Aim of the task: An exact copy of all entries is required.

Materials provided:

--- START ---

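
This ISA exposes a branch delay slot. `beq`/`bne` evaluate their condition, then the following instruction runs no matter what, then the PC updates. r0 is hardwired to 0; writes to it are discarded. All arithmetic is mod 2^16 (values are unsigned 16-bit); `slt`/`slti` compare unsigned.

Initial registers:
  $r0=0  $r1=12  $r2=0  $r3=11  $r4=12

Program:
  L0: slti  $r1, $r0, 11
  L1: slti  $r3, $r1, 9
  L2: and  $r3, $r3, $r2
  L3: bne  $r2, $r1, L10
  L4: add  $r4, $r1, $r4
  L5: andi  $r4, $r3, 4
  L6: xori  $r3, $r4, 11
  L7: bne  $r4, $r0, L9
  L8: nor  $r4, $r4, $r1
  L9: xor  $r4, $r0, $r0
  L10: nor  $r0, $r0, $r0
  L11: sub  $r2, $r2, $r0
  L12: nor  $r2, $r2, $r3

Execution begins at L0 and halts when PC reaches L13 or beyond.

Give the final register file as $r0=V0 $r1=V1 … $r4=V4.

$r0=0 $r1=1 $r2=65535 $r3=0 $r4=13

PC=0  slti  $r1, $r0, 11     | $r0=0 $r1=1 $r2=0 $r3=11 $r4=12
PC=1  slti  $r3, $r1, 9      | $r0=0 $r1=1 $r2=0 $r3=1 $r4=12
PC=2  and  $r3, $r3, $r2     | $r0=0 $r1=1 $r2=0 $r3=0 $r4=12
PC=3  bne  $r2, $r1, L10     | $r0=0 $r1=1 $r2=0 $r3=0 $r4=12  [TAKEN]
PC=4  add  $r4, $r1, $r4     | $r0=0 $r1=1 $r2=0 $r3=0 $r4=13
PC=10 nor  $r0, $r0, $r0     | $r0=0 $r1=1 $r2=0 $r3=0 $r4=13
PC=11 sub  $r2, $r2, $r0     | $r0=0 $r1=1 $r2=0 $r3=0 $r4=13
PC=12 nor  $r2, $r2, $r3     | $r0=0 $r1=1 $r2=65535 $r3=0 $r4=13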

--- END ---

Written response:
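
This ISA exposes a branch delay slot. `beq`/`bne` evaluate their condition, then the following instruction runs no matter what, then the PC updates. r0 is hardwired to 0; writes to it are discarded. All arithmetic is mod 2^16 (values are unsigned 16-bit); `slt`/`slti` compare unsigned.

Initial registers:
  $r0=0  $r1=12  $r2=0  $r3=11  $r4=12

Program:
  L0: slti  $r1, $r0, 11
  L1: slti  $r3, $r1, 9
  L2: and  $r3, $r3, $r2
  L3: bne  $r2, $r1, L10
  L4: add  $r4, $r1, $r4
  L5: andi  $r4, $r3, 4
  L6: xori  $r3, $r4, 11
  L7: bne  $r4, $r0, L9
  L8: nor  $r4, $r4, $r1
  L9: xor  $r4, $r0, $r0
  L10: nor  $r0, $r0, $r0
  L11: sub  $r2, $r2, $r0
  L12: nor  $r2, $r2, $r3

Execution begins at L0 and halts when PC reaches L13 or beyond.

Give the final register file as $r0=V0 $r1=V1 … $r4=V4.

$r0=0 $r1=1 $r2=65535 $r3=0 $r4=13

PC=0  slti  $r1, $r0, 11     | $r0=0 $r1=1 $r2=0 $r3=11 $r4=12
PC=1  slti  $r3, $r1, 9      | $r0=0 $r1=1 $r2=0 $r3=1 $r4=12
PC=2  and  $r3, $r3, $r2     | $r0=0 $r1=1 $r2=0 $r3=0 $r4=12
PC=3  bne  $r2, $r1, L10     | $r0=0 $r1=1 $r2=0 $r3=0 $r4=12  [TAKEN]
PC=4  add  $r4, $r1, $r4     | $r0=0 $r1=1 $r2=0 $r3=0 $r4=13
PC=10 nor  $r0, $r0, $r0     | $r0=0 $r1=1 $r2=0 $r3=0 $r4=13
PC=11 sub  $r2, $r2, $r0     | $r0=0 $r1=1 $r2=0 $r3=0 $r4=13
PC=12 nor  $r2, $r2, $r3     | $r0=0 $r1=1 $r2=65535 $r3=0 $r4=13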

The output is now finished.